_Information given:_
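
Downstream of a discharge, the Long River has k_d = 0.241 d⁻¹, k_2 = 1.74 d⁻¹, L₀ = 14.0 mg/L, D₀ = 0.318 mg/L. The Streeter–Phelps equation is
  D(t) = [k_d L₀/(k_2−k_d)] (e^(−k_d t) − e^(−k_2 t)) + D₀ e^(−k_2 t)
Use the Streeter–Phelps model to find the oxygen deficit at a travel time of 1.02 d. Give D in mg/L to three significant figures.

k_d L₀/(k_2−k_d) = 0.241×14.0/(1.74−0.241) = 3.374/1.499 = 2.251 mg/L.
e^(−k_d t) = e^(−0.241×1.020) = 0.7821; e^(−k_2 t) = e^(−1.74×1.020) = 0.1695.
D = 2.251 × (0.7821 − 0.1695) + 0.318 × 0.1695 = 1.379 + 0.05391 = 1.433 mg/L.

D ≈ 1.43 mg/L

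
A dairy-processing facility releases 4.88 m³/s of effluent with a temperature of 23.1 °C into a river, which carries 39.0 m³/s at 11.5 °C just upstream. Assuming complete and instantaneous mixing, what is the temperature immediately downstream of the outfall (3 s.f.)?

Flow-weighted mixing: C = (Q_r C_r + Q_w C_w)/(Q_r + Q_w)
= (39.0×11.5 + 4.88×23.1)/(39.0 + 4.88) = 561.2/43.88 = 12.79 °C.

12.8 °C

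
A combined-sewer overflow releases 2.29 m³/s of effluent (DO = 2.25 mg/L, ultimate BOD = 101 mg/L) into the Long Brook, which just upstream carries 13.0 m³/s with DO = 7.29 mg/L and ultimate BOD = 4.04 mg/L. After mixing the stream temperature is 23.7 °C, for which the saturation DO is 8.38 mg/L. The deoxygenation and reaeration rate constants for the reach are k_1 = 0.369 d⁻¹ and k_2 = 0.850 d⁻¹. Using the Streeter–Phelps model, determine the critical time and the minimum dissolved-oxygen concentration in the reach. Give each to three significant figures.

t_c ≈ 1.45 d; minimum DO ≈ 3.65 mg/L

Mixed DO = (13.0×7.29 + 2.29×2.25)/(13.0+2.29) = 99.92/15.29 = 6.535 mg/L.
Mixed L₀ = (13.0×4.04 + 2.29×101)/(15.29) = 283.8/15.29 = 18.56 mg/L.
Initial deficit D₀ = C_s − DO₀ = 8.38 − 6.535 = 1.845 mg/L.
t_c = (1/0.4810) ln[(0.850/0.369)(1 − 1.845×0.4810/(0.369×18.56))] = 2.079 × ln(2.005) = 1.446 d.
D_c = (0.369/0.850) × 18.56 × e^(−0.369×1.446) = 0.4341 × 18.56 × 0.5864 = 4.725 mg/L.
Minimum DO = 8.38 − 4.725 = 3.655 mg/L.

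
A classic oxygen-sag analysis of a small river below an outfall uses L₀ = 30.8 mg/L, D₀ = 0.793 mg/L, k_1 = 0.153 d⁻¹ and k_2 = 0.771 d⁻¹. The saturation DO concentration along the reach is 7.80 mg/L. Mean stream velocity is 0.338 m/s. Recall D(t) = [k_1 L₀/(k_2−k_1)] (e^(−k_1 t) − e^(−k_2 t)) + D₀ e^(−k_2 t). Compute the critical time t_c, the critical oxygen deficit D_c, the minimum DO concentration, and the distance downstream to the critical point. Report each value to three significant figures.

t_c = [1/(k_2−k_1)] ln[(k_2/k_1)(1 − D₀(k_2−k_1)/(k_1 L₀))]
= [1/(0.771−0.153)] ln[(0.771/0.153)(1 − 0.793×0.6180/(0.153×30.8))]
= (1/0.6180) ln[5.039 × 0.8960] = 1.618 × ln(4.515) = 1.618 × 1.507 = 2.439 d.
D_c = (k_1/k_2) L₀ e^(−k_1 t_c) = (0.153/0.771) × 30.8 × e^(−0.153×2.439) = 0.1984 × 30.8 × 0.6885 = 4.208 mg/L.
Minimum DO = C_s − D_c = 7.80 − 4.208 = 3.592 mg/L.
x_c = v t_c = 0.338 m/s × 2.439 d × 86400 s/d = 71230 m ≈ 71.2 km.

t_c ≈ 2.44 d; D_c ≈ 4.21 mg/L; min DO ≈ 3.59 mg/L; x_c ≈ 71.2 km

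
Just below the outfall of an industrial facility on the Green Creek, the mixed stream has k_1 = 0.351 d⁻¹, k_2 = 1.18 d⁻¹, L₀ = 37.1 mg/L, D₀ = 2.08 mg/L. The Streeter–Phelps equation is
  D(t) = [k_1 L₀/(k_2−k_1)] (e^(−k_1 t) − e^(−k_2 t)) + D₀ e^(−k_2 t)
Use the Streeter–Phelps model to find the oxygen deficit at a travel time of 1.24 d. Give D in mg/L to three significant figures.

k_1 L₀/(k_2−k_1) = 0.351×37.1/(1.18−0.351) = 13.02/0.8290 = 15.71 mg/L.
e^(−k_1 t) = e^(−0.351×1.240) = 0.6471; e^(−k_2 t) = e^(−1.18×1.240) = 0.2315.
D = 15.71 × (0.6471 − 0.2315) + 2.08 × 0.2315 = 6.529 + 0.4815 = 7.010 mg/L.

D ≈ 7.01 mg/L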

_Task description:_ The records above should be restated word for word in their entirety.

_Finished exercise:_
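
Downstream of a discharge, the Long River has k_d = 0.241 d⁻¹, k_2 = 1.74 d⁻¹, L₀ = 14.0 mg/L, D₀ = 0.318 mg/L. The Streeter–Phelps equation is
  D(t) = [k_d L₀/(k_2−k_d)] (e^(−k_d t) − e^(−k_2 t)) + D₀ e^(−k_2 t)
Use the Streeter–Phelps model to find the oxygen deficit at a travel time of 1.02 d. Give D in mg/L to three significant figures.

k_d L₀/(k_2−k_d) = 0.241×14.0/(1.74−0.241) = 3.374/1.499 = 2.251 mg/L.
e^(−k_d t) = e^(−0.241×1.020) = 0.7821; e^(−k_2 t) = e^(−1.74×1.020) = 0.1695.
D = 2.251 × (0.7821 − 0.1695) + 0.318 × 0.1695 = 1.379 + 0.05391 = 1.433 mg/L.

D ≈ 1.43 mg/L

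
A dairy-processing facility releases 4.88 m³/s of effluent with a temperature of 23.1 °C into a river, which carries 39.0 m³/s at 11.5 °C just upstream. Assuming complete and instantaneous mixing, what is the temperature immediately downstream of the outfall (3 s.f.)?

Flow-weighted mixing: C = (Q_r C_r + Q_w C_w)/(Q_r + Q_w)
= (39.0×11.5 + 4.88×23.1)/(39.0 + 4.88) = 561.2/43.88 = 12.79 °C.

12.8 °C

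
A combined-sewer overflow releases 2.29 m³/s of effluent (DO = 2.25 mg/L, ultimate BOD = 101 mg/L) into the Long Brook, which just upstream carries 13.0 m³/s with DO = 7.29 mg/L and ultimate BOD = 4.04 mg/L. After mixing the stream temperature is 23.7 °C, for which the saturation DO is 8.38 mg/L. The deoxygenation and reaeration rate constants for the reach are k_1 = 0.369 d⁻¹ and k_2 = 0.850 d⁻¹. Using the Streeter–Phelps model, determine the critical time and the minimum dissolved-oxygen concentration in the reach. Give each to three significant figures.

t_c ≈ 1.45 d; minimum DO ≈ 3.65 mg/L

Mixed DO = (13.0×7.29 + 2.29×2.25)/(13.0+2.29) = 99.92/15.29 = 6.535 mg/L.
Mixed L₀ = (13.0×4.04 + 2.29×101)/(15.29) = 283.8/15.29 = 18.56 mg/L.
Initial deficit D₀ = C_s − DO₀ = 8.38 − 6.535 = 1.845 mg/L.
t_c = (1/0.4810) ln[(0.850/0.369)(1 − 1.845×0.4810/(0.369×18.56))] = 2.079 × ln(2.005) = 1.446 d.
D_c = (0.369/0.850) × 18.56 × e^(−0.369×1.446) = 0.4341 × 18.56 × 0.5864 = 4.725 mg/L.
Minimum DO = 8.38 − 4.725 = 3.655 mg/L.

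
A classic oxygen-sag analysis of a small river below an outfall uses L₀ = 30.8 mg/L, D₀ = 0.793 mg/L, k_1 = 0.153 d⁻¹ and k_2 = 0.771 d⁻¹. The saturation DO concentration along the reach is 7.80 mg/L. Mean stream velocity is 0.338 m/s. Recall D(t) = [k_1 L₀/(k_2−k_1)] (e^(−k_1 t) − e^(−k_2 t)) + D₀ e^(−k_2 t). Compute the critical time t_c, the critical oxygen deficit D_c, the minimum DO concentration, and the distance downstream to the critical point. Report each value to three significant figures.

t_c = [1/(k_2−k_1)] ln[(k_2/k_1)(1 − D₀(k_2−k_1)/(k_1 L₀))]
= [1/(0.771−0.153)] ln[(0.771/0.153)(1 − 0.793×0.6180/(0.153×30.8))]
= (1/0.6180) ln[5.039 × 0.8960] = 1.618 × ln(4.515) = 1.618 × 1.507 = 2.439 d.
D_c = (k_1/k_2) L₀ e^(−k_1 t_c) = (0.153/0.771) × 30.8 × e^(−0.153×2.439) = 0.1984 × 30.8 × 0.6885 = 4.208 mg/L.
Minimum DO = C_s − D_c = 7.80 − 4.208 = 3.592 mg/L.
x_c = v t_c = 0.338 m/s × 2.439 d × 86400 s/d = 71230 m ≈ 71.2 km.

t_c ≈ 2.44 d; D_c ≈ 4.21 mg/L; min DO ≈ 3.59 mg/L; x_c ≈ 71.2 km

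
Just below the outfall of an industrial facility on the Green Creek, the mixed stream has k_1 = 0.351 d⁻¹, k_2 = 1.18 d⁻¹, L₀ = 37.1 mg/L, D₀ = 2.08 mg/L. The Streeter–Phelps equation is
  D(t) = [k_1 L₀/(k_2−k_1)] (e^(−k_1 t) − e^(−k_2 t)) + D₀ e^(−k_2 t)
Use the Streeter–Phelps model to find the oxygen deficit at a travel time of 1.24 d. Give D in mg/L to three significant figures.

k_1 L₀/(k_2−k_1) = 0.351×37.1/(1.18−0.351) = 13.02/0.8290 = 15.71 mg/L.
e^(−k_1 t) = e^(−0.351×1.240) = 0.6471; e^(−k_2 t) = e^(−1.18×1.240) = 0.2315.
D = 15.71 × (0.6471 − 0.2315) + 2.08 × 0.2315 = 6.529 + 0.4815 = 7.010 mg/L.

D ≈ 7.01 mg/L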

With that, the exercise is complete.